- Instructions for the task
Using the listing below, copy exactly the lines from the one containing "5 reps were" to the one containing "Lia: 38 units, 42", both lines included, and no others.
### Material provided
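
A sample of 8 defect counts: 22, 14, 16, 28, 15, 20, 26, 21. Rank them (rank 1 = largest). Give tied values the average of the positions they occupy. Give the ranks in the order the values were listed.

3, 8, 6, 1, 7, 5, 2, 4

Sorted (descending): 28, 26, 22, 21, 20, 16, 15, 14
No ties — each value takes its position as its rank.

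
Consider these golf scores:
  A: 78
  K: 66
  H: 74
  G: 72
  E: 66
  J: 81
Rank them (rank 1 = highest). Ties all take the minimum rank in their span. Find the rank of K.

Sorted (descending): 81, 78, 74, 72, 66, 66
The 2 values of 66 occupy positions 5–6 → each gets rank 5.
K has value 66 → rank 5.

5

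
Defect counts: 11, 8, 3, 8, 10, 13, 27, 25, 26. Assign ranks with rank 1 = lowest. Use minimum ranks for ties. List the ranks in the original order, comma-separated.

5, 2, 1, 2, 4, 6, 9, 7, 8

Sorted (ascending): 3, 8, 8, 10, 11, 13, 25, 26, 27
The 2 values of 8 occupy positions 2–3 → each gets rank 2.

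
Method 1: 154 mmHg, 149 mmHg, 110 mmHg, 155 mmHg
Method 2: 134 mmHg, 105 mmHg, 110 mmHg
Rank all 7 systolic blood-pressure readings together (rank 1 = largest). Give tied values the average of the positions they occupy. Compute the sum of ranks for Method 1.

Sorted (descending): 155, 154, 149, 134, 110, 110, 105
The 2 values of 110 occupy positions 5–6 → average rank (5+6)/2 = 5.5.
Method 1 values → pooled ranks: 154→2, 149→3, 110→5.5, 155→1
Rank sum = 2 + 3 + 5.5 + 1 = 11.5

11.5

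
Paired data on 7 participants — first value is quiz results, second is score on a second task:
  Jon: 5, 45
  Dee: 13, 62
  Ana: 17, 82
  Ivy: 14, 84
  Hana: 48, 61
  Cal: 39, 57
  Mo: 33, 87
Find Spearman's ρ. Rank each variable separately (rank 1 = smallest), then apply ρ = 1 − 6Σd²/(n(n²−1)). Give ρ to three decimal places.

0.107

Ranks of variable 1: 1, 2, 4, 3, 7, 6, 5
Ranks of variable 2: 1, 4, 5, 6, 3, 2, 7
d = r₁ − r₂: 0, -2, -1, -3, 4, 4, -2
d²: 0, 4, 1, 9, 16, 16, 4; Σd² = 50
ρ = 1 − 6·50/(7·48) = 1 − 300/336 = 0.107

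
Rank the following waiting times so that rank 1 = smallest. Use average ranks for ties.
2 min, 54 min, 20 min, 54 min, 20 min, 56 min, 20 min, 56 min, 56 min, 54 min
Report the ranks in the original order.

1, 6, 3, 6, 3, 9, 3, 9, 9, 6

Sorted (ascending): 2, 20, 20, 20, 54, 54, 54, 56, 56, 56
The 3 values of 20 occupy positions 2–4 → average rank 3.
The 3 values of 54 occupy positions 5–7 → average rank 6.
The 3 values of 56 occupy positions 8–10 → average rank 9.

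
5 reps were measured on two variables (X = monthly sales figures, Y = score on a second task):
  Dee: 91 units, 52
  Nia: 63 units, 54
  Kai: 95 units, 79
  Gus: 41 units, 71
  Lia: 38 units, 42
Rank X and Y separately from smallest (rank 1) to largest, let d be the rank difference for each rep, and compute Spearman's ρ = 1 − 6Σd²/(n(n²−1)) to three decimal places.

Ranks of variable 1: 4, 3, 5, 2, 1
Ranks of variable 2: 2, 3, 5, 4, 1
d = r₁ − r₂: 2, 0, 0, -2, 0
d²: 4, 0, 0, 4, 0; Σd² = 8
ρ = 1 − 6·8/(5·24) = 1 − 48/120 = 0.600

0.600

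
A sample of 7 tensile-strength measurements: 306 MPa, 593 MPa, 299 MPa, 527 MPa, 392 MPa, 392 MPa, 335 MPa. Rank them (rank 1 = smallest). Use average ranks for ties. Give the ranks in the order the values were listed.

Sorted (ascending): 299, 306, 335, 392, 392, 527, 593
The 2 values of 392 occupy positions 4–5 → average rank (4+5)/2 = 4.5.

2, 7, 1, 6, 4.5, 4.5, 3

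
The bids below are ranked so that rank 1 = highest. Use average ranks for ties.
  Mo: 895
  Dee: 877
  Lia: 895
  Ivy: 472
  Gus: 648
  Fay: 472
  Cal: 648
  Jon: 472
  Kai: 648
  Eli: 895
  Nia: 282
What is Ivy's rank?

9

Sorted (descending): 895, 895, 895, 877, 648, 648, 648, 472, 472, 472, 282
The 3 values of 895 occupy positions 1–3 → average rank 2.
The 3 values of 648 occupy positions 5–7 → average rank 6.
The 3 values of 472 occupy positions 8–10 → average rank 9.
Ivy has value 472 → rank 9.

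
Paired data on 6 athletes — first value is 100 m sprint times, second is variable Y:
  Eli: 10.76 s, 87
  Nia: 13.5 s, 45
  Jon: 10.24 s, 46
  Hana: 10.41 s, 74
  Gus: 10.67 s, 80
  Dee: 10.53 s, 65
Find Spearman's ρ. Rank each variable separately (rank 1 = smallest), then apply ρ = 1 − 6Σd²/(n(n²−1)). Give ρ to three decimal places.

0.086

Ranks of variable 1: 5, 6, 1, 2, 4, 3
Ranks of variable 2: 6, 1, 2, 4, 5, 3
d = r₁ − r₂: -1, 5, -1, -2, -1, 0
d²: 1, 25, 1, 4, 1, 0; Σd² = 32
ρ = 1 − 6·32/(6·35) = 1 − 192/210 = 0.086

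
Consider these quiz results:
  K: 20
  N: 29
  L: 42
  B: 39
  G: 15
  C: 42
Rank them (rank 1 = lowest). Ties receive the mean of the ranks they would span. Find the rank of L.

5.5

Sorted (ascending): 15, 20, 29, 39, 42, 42
The 2 values of 42 occupy positions 5–6 → average rank (5+6)/2 = 5.5.
L has value 42 → rank 5.5.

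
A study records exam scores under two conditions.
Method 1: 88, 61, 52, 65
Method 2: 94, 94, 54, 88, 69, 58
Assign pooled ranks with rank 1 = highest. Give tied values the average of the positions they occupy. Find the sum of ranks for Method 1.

Sorted (descending): 94, 94, 88, 88, 69, 65, 61, 58, 54, 52
The 2 values of 94 occupy positions 1–2 → average rank (1+2)/2 = 1.5.
The 2 values of 88 occupy positions 3–4 → average rank (3+4)/2 = 3.5.
Method 1 values → pooled ranks: 88→3.5, 61→7, 52→10, 65→6
Rank sum = 3.5 + 7 + 10 + 6 = 26.5

26.5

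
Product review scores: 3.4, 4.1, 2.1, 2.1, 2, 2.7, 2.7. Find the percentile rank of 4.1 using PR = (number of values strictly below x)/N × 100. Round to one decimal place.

N = 7.
Strictly below 4.1: 6. Equal to 4.1: 1.
PR = 6/7 × 100 = 85.7

85.7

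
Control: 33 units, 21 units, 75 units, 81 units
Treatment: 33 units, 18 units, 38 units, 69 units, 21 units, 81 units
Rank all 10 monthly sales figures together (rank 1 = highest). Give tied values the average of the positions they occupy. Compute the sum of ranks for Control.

19.5

Sorted (descending): 81, 81, 75, 69, 38, 33, 33, 21, 21, 18
The 2 values of 81 occupy positions 1–2 → average rank (1+2)/2 = 1.5.
The 2 values of 33 occupy positions 6–7 → average rank (6+7)/2 = 6.5.
The 2 values of 21 occupy positions 8–9 → average rank (8+9)/2 = 8.5.
Control values → pooled ranks: 33→6.5, 21→8.5, 75→3, 81→1.5
Rank sum = 6.5 + 8.5 + 3 + 1.5 = 19.5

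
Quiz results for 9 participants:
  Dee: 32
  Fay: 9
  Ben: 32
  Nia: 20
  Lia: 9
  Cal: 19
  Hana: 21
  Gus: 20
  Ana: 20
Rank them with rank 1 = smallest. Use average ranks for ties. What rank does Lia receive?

1.5

Sorted (ascending): 9, 9, 19, 20, 20, 20, 21, 32, 32
The 2 values of 9 occupy positions 1–2 → average rank (1+2)/2 = 1.5.
The 3 values of 20 occupy positions 4–6 → average rank 5.
The 2 values of 32 occupy positions 8–9 → average rank (8+9)/2 = 8.5.
Lia has value 9 → rank 1.5.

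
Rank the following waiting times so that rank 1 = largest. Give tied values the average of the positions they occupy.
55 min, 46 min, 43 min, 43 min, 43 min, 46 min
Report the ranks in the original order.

1, 2.5, 5, 5, 5, 2.5

Sorted (descending): 55, 46, 46, 43, 43, 43
The 2 values of 46 occupy positions 2–3 → average rank (2+3)/2 = 2.5.
The 3 values of 43 occupy positions 4–6 → average rank 5.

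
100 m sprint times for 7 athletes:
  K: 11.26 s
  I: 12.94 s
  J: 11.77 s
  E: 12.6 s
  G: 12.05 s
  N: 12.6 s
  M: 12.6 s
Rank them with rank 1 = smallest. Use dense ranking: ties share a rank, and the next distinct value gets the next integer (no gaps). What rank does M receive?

Sorted (ascending): 11.26, 11.77, 12.05, 12.6, 12.6, 12.6, 12.94
The 3 values of 12.6 share dense rank 4.
Remaining distinct values take the next consecutive integers.
M has value 12.6 s → rank 4.

4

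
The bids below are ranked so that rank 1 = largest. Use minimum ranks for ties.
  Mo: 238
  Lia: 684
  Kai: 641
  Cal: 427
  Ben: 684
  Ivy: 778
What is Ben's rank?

Sorted (descending): 778, 684, 684, 641, 427, 238
The 2 values of 684 occupy positions 2–3 → each gets rank 2.
Ben has value 684 → rank 2.

2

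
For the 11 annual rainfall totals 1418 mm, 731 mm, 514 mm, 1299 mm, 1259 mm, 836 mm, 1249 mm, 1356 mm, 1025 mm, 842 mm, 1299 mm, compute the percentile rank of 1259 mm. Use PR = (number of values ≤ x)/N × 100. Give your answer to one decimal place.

N = 11.
Strictly below 1259: 6. Equal to 1259: 1.
PR = 7/11 × 100 = 63.6

63.6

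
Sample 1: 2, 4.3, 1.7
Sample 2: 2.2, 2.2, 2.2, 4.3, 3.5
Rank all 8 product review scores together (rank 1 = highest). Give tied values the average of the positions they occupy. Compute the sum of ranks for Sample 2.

Sorted (descending): 4.3, 4.3, 3.5, 2.2, 2.2, 2.2, 2, 1.7
The 2 values of 4.3 occupy positions 1–2 → average rank (1+2)/2 = 1.5.
The 3 values of 2.2 occupy positions 4–6 → average rank 5.
Sample 2 values → pooled ranks: 2.2→5, 2.2→5, 2.2→5, 4.3→1.5, 3.5→3
Rank sum = 5 + 5 + 5 + 1.5 + 3 = 19.5

19.5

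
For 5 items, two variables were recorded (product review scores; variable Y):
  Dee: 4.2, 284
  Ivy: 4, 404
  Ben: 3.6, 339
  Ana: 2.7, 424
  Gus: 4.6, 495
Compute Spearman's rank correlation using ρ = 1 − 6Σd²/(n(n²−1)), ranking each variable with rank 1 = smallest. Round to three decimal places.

0.100

Ranks of variable 1: 4, 3, 2, 1, 5
Ranks of variable 2: 1, 3, 2, 4, 5
d = r₁ − r₂: 3, 0, 0, -3, 0
d²: 9, 0, 0, 9, 0; Σd² = 18
ρ = 1 − 6·18/(5·24) = 1 − 108/120 = 0.100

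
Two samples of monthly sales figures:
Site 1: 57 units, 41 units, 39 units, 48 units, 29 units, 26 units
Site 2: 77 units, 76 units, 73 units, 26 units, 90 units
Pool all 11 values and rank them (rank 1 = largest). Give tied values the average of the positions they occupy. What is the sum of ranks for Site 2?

20.5

Sorted (descending): 90, 77, 76, 73, 57, 48, 41, 39, 29, 26, 26
The 2 values of 26 occupy positions 10–11 → average rank (10+11)/2 = 10.5.
Site 2 values → pooled ranks: 77→2, 76→3, 73→4, 26→10.5, 90→1
Rank sum = 2 + 3 + 4 + 10.5 + 1 = 20.5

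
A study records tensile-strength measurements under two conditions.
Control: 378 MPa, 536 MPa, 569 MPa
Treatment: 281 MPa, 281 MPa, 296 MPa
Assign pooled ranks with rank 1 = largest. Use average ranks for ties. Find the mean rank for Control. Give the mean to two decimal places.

2.00

Sorted (descending): 569, 536, 378, 296, 281, 281
The 2 values of 281 occupy positions 5–6 → average rank (5+6)/2 = 5.5.
Control values → pooled ranks: 378→3, 536→2, 569→1
Mean rank = (3 + 2 + 1) / 3 = 2.00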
######
- Task response
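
5 reps were measured on two variables (X = monthly sales figures, Y = score on a second task):
  Dee: 91 units, 52
  Nia: 63 units, 54
  Kai: 95 units, 79
  Gus: 41 units, 71
  Lia: 38 units, 42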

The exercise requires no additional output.